Required action |
Within these records, how many lines hold "Asset"? Give the number alone.

Exercise inputs |
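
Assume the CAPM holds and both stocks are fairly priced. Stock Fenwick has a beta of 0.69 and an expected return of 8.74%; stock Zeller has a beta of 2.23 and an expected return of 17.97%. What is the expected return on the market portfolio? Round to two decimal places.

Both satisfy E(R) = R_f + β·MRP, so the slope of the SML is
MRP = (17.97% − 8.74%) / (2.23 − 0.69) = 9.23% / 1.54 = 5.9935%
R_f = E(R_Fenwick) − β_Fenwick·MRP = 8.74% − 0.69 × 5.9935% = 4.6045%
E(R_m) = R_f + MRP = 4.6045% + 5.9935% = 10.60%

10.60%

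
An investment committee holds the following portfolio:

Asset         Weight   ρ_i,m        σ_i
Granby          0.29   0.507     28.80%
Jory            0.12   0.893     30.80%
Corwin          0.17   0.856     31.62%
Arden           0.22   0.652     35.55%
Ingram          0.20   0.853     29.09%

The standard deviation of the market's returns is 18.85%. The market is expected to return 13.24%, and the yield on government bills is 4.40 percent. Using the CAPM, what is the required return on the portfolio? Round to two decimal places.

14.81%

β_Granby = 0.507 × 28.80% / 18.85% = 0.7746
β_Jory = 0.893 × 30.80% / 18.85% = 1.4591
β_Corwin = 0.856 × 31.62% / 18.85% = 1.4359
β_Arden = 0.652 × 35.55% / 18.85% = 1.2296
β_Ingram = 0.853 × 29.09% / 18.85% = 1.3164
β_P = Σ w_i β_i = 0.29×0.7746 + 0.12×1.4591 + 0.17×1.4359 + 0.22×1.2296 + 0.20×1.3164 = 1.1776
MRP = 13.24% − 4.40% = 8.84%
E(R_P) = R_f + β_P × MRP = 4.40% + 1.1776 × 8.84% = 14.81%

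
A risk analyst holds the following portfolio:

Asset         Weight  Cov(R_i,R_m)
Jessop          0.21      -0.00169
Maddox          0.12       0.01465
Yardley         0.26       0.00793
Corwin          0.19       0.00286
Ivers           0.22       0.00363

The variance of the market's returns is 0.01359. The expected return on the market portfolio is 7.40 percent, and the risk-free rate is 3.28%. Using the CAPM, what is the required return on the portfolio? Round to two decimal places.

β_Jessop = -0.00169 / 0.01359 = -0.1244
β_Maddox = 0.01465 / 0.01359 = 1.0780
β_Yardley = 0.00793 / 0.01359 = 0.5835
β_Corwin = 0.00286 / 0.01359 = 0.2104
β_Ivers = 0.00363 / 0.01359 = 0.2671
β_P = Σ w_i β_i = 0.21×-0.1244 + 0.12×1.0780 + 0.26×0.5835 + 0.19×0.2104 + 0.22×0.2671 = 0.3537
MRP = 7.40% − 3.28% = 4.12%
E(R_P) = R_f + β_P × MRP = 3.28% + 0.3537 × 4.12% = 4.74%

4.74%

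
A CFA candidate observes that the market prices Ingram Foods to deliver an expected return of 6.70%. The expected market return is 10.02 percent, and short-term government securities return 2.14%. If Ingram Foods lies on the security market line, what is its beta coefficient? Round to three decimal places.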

Exercise answer |
2